** Records for the exercise follows **

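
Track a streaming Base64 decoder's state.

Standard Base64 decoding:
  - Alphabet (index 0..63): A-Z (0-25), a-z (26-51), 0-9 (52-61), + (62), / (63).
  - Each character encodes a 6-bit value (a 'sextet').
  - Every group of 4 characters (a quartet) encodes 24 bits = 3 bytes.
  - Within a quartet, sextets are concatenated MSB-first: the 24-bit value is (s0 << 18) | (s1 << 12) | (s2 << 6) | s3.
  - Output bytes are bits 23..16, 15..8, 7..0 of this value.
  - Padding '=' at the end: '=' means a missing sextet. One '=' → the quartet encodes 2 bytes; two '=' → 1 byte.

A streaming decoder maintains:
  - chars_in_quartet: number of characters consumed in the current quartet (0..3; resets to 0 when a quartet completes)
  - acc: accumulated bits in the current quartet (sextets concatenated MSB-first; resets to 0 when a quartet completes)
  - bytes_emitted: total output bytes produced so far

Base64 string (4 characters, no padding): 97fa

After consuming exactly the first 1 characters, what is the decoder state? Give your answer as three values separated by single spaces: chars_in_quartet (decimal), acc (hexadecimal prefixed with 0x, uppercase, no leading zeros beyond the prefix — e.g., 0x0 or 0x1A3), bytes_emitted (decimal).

After char 0 ('9'=61): chars_in_quartet=1 acc=0x3D bytes_emitted=0

Answer: 1 0x3D 0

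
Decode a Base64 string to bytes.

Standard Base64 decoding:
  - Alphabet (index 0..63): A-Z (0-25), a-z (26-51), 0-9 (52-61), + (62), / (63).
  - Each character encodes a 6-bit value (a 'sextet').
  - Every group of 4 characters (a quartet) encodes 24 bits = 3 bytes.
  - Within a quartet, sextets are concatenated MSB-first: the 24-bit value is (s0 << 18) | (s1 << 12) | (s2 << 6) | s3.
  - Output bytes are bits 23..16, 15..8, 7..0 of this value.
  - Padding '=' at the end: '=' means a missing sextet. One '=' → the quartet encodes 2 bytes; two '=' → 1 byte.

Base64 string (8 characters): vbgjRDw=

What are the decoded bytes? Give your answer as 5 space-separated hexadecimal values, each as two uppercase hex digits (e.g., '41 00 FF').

Answer: BD B8 23 44 3C

Derivation:
After char 0 ('v'=47): chars_in_quartet=1 acc=0x2F bytes_emitted=0
After char 1 ('b'=27): chars_in_quartet=2 acc=0xBDB bytes_emitted=0
After char 2 ('g'=32): chars_in_quartet=3 acc=0x2F6E0 bytes_emitted=0
After char 3 ('j'=35): chars_in_quartet=4 acc=0xBDB823 -> emit BD B8 23, reset; bytes_emitted=3
After char 4 ('R'=17): chars_in_quartet=1 acc=0x11 bytes_emitted=3
After char 5 ('D'=3): chars_in_quartet=2 acc=0x443 bytes_emitted=3
After char 6 ('w'=48): chars_in_quartet=3 acc=0x110F0 bytes_emitted=3
Padding '=': partial quartet acc=0x110F0 -> emit 44 3C; bytes_emitted=5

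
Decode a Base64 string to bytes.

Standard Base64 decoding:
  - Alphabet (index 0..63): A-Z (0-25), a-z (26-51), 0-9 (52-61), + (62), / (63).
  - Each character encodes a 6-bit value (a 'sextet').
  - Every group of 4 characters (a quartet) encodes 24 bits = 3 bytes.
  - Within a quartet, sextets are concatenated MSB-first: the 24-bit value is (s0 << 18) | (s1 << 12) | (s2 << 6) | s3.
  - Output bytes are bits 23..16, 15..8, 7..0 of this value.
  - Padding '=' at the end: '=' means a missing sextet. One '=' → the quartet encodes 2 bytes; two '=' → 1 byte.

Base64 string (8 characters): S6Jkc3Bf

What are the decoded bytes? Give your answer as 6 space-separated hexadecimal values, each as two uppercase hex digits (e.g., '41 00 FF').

After char 0 ('S'=18): chars_in_quartet=1 acc=0x12 bytes_emitted=0
After char 1 ('6'=58): chars_in_quartet=2 acc=0x4BA bytes_emitted=0
After char 2 ('J'=9): chars_in_quartet=3 acc=0x12E89 bytes_emitted=0
After char 3 ('k'=36): chars_in_quartet=4 acc=0x4BA264 -> emit 4B A2 64, reset; bytes_emitted=3
After char 4 ('c'=28): chars_in_quartet=1 acc=0x1C bytes_emitted=3
After char 5 ('3'=55): chars_in_quartet=2 acc=0x737 bytes_emitted=3
After char 6 ('B'=1): chars_in_quartet=3 acc=0x1CDC1 bytes_emitted=3
After char 7 ('f'=31): chars_in_quartet=4 acc=0x73705F -> emit 73 70 5F, reset; bytes_emitted=6

Answer: 4B A2 64 73 70 5F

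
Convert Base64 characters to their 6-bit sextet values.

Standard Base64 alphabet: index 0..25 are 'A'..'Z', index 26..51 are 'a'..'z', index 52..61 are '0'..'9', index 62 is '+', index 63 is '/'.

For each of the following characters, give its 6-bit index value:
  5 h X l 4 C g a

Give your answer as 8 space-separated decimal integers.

Answer: 57 33 23 37 56 2 32 26

Derivation:
'5': 0..9 range, 52 + ord('5') − ord('0') = 57
'h': a..z range, 26 + ord('h') − ord('a') = 33
'X': A..Z range, ord('X') − ord('A') = 23
'l': a..z range, 26 + ord('l') − ord('a') = 37
'4': 0..9 range, 52 + ord('4') − ord('0') = 56
'C': A..Z range, ord('C') − ord('A') = 2
'g': a..z range, 26 + ord('g') − ord('a') = 32
'a': a..z range, 26 + ord('a') − ord('a') = 26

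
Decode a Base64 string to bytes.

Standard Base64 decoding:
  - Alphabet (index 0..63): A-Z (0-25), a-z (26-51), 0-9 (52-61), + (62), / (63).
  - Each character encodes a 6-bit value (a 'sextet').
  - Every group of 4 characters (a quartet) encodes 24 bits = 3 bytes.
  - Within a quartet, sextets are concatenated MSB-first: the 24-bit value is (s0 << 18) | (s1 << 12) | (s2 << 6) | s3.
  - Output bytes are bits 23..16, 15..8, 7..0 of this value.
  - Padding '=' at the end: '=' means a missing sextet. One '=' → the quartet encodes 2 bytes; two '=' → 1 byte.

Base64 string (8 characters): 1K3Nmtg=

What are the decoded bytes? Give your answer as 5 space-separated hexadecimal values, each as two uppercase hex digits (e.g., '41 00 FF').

Answer: D4 AD CD 9A D8

Derivation:
After char 0 ('1'=53): chars_in_quartet=1 acc=0x35 bytes_emitted=0
After char 1 ('K'=10): chars_in_quartet=2 acc=0xD4A bytes_emitted=0
After char 2 ('3'=55): chars_in_quartet=3 acc=0x352B7 bytes_emitted=0
After char 3 ('N'=13): chars_in_quartet=4 acc=0xD4ADCD -> emit D4 AD CD, reset; bytes_emitted=3
After char 4 ('m'=38): chars_in_quartet=1 acc=0x26 bytes_emitted=3
After char 5 ('t'=45): chars_in_quartet=2 acc=0x9AD bytes_emitted=3
After char 6 ('g'=32): chars_in_quartet=3 acc=0x26B60 bytes_emitted=3
Padding '=': partial quartet acc=0x26B60 -> emit 9A D8; bytes_emitted=5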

** End of Records for the exercise **

▶ **Your assignment**
Repeat verbatim the opening run of entries, ending with the line that contains "A streaming decoder".

▶ **Answer box**
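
Track a streaming Base64 decoder's state.

Standard Base64 decoding:
  - Alphabet (index 0..63): A-Z (0-25), a-z (26-51), 0-9 (52-61), + (62), / (63).
  - Each character encodes a 6-bit value (a 'sextet').
  - Every group of 4 characters (a quartet) encodes 24 bits = 3 bytes.
  - Within a quartet, sextets are concatenated MSB-first: the 24-bit value is (s0 << 18) | (s1 << 12) | (s2 << 6) | s3.
  - Output bytes are bits 23..16, 15..8, 7..0 of this value.
  - Padding '=' at the end: '=' means a missing sextet. One '=' → the quartet encodes 2 bytes; two '=' → 1 byte.

A streaming decoder maintains: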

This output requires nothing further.